Exercise: Exact reproduction required: the lines below from the line with "Time-zone information for" to the line with "For reference, the", both ends included, and no others.

Information given:
::::

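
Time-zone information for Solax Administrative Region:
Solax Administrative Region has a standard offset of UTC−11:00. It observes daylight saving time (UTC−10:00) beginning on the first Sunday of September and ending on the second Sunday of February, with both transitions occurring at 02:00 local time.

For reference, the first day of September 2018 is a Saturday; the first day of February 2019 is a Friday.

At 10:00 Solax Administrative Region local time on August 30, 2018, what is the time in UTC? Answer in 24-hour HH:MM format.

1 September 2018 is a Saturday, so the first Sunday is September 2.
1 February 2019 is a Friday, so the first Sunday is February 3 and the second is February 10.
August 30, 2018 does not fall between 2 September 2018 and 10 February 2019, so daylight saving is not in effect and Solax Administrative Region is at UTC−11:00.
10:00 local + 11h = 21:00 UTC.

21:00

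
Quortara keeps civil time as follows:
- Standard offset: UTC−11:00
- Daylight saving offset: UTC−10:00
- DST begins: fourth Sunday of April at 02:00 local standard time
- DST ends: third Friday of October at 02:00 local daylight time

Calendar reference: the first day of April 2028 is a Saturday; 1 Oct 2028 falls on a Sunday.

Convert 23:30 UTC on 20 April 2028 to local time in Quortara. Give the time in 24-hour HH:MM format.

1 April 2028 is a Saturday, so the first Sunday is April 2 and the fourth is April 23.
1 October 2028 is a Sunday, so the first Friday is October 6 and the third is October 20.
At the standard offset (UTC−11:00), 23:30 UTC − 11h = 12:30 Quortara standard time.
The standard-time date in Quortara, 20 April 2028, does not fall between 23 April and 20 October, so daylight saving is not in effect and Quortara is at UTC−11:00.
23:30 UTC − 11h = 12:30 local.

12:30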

::::

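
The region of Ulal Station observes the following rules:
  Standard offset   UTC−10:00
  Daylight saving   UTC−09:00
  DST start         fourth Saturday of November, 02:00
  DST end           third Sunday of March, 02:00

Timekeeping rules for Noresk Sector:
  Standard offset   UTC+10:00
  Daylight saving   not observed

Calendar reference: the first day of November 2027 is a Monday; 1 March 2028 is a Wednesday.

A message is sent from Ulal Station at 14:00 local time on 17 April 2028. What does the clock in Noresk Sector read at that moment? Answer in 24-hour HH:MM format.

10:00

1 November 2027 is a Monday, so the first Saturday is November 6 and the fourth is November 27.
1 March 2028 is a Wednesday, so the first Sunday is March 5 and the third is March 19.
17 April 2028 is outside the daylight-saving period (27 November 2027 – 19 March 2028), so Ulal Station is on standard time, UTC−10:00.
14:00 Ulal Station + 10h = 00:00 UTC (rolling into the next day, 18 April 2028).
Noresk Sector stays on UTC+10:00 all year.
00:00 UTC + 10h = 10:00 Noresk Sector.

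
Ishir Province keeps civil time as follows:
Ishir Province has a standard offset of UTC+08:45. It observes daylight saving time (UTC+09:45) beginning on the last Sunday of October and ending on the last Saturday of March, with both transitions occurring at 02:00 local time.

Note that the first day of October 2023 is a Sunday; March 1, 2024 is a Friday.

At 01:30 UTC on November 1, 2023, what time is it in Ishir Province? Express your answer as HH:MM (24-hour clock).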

::::

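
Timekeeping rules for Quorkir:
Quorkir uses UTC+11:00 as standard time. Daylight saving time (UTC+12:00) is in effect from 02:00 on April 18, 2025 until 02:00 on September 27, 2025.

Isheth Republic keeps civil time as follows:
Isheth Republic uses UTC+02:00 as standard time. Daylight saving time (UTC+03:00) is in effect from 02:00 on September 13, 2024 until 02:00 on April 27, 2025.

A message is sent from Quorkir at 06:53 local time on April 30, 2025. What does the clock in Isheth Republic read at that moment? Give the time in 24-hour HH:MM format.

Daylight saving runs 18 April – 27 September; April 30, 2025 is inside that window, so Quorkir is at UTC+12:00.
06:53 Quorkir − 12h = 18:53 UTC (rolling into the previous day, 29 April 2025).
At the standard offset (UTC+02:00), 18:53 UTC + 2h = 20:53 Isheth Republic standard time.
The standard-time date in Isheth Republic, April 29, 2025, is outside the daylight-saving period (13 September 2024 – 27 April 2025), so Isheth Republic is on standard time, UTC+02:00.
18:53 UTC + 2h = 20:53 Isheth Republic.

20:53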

::::

Result of the exercise:
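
Time-zone information for Solax Administrative Region:
Solax Administrative Region has a standard offset of UTC−11:00. It observes daylight saving time (UTC−10:00) beginning on the first Sunday of September and ending on the second Sunday of February, with both transitions occurring at 02:00 local time.

For reference, the first day of September 2018 is a Saturday; the first day of February 2019 is a Friday.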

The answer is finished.